* _Aim of the exercise_
Your answer is to be the count alone: the number of lines in the data below where "lowers" appears.

* _Information_
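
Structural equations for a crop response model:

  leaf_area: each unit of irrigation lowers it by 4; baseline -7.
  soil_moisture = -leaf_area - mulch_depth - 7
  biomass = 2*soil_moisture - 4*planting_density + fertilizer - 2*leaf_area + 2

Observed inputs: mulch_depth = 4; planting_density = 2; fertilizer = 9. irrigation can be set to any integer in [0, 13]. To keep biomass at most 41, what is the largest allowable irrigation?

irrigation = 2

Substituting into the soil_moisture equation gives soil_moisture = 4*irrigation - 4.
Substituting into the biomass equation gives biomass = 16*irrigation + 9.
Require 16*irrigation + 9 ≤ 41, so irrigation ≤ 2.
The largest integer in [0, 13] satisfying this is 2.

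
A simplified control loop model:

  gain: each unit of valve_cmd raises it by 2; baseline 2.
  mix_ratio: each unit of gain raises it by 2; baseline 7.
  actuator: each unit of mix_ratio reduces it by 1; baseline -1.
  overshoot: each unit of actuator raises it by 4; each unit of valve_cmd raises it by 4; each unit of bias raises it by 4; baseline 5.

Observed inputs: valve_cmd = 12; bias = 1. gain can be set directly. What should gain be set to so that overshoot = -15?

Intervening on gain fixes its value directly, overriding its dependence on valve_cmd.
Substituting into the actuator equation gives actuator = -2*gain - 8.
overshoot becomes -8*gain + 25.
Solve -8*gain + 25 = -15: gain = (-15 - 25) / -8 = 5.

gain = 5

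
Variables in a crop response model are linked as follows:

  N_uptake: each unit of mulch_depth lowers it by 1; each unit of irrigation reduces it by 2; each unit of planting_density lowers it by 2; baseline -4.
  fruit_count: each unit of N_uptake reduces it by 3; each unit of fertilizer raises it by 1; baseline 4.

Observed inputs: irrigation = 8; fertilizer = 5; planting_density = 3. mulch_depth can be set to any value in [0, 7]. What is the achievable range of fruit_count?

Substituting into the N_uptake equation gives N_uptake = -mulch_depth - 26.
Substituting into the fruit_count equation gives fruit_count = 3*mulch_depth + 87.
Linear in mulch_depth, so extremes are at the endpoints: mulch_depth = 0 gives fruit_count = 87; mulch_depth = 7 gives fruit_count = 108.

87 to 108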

--

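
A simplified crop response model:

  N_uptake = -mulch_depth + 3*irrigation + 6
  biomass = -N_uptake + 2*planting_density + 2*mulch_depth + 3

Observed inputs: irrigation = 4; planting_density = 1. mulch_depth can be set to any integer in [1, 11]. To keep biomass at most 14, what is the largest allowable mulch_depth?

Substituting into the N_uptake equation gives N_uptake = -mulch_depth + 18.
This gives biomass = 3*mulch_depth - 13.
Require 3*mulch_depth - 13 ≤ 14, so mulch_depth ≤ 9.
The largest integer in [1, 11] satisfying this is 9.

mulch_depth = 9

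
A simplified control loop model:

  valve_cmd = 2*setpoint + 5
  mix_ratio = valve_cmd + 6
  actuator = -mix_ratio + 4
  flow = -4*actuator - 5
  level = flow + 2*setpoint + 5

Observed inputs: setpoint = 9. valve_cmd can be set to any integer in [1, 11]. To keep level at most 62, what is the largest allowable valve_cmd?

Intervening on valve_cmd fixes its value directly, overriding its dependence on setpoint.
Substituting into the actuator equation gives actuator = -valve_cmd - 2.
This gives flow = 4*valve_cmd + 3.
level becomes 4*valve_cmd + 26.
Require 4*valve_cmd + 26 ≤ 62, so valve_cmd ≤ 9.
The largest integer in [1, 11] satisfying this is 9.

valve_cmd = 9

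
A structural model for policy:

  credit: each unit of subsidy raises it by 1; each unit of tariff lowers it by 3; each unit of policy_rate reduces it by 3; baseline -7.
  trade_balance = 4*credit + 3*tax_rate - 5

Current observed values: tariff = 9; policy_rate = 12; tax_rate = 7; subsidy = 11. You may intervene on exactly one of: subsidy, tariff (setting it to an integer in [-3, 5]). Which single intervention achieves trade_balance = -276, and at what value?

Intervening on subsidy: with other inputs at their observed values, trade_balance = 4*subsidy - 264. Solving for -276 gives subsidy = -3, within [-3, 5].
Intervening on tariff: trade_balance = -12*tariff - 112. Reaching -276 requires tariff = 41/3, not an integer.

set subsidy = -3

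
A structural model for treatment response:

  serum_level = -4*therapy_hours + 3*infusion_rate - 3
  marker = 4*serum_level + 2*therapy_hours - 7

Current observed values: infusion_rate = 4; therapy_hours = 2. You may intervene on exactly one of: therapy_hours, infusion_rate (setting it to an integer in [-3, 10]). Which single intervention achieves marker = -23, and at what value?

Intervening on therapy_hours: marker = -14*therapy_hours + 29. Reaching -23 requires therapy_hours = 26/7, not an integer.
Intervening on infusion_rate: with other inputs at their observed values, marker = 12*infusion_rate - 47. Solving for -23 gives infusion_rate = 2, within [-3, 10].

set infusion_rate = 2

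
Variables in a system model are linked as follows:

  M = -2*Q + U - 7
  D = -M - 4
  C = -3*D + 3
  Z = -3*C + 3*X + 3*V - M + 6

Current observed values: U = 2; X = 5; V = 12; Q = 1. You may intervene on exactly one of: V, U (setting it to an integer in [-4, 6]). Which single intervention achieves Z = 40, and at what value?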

* _Exercise response_
3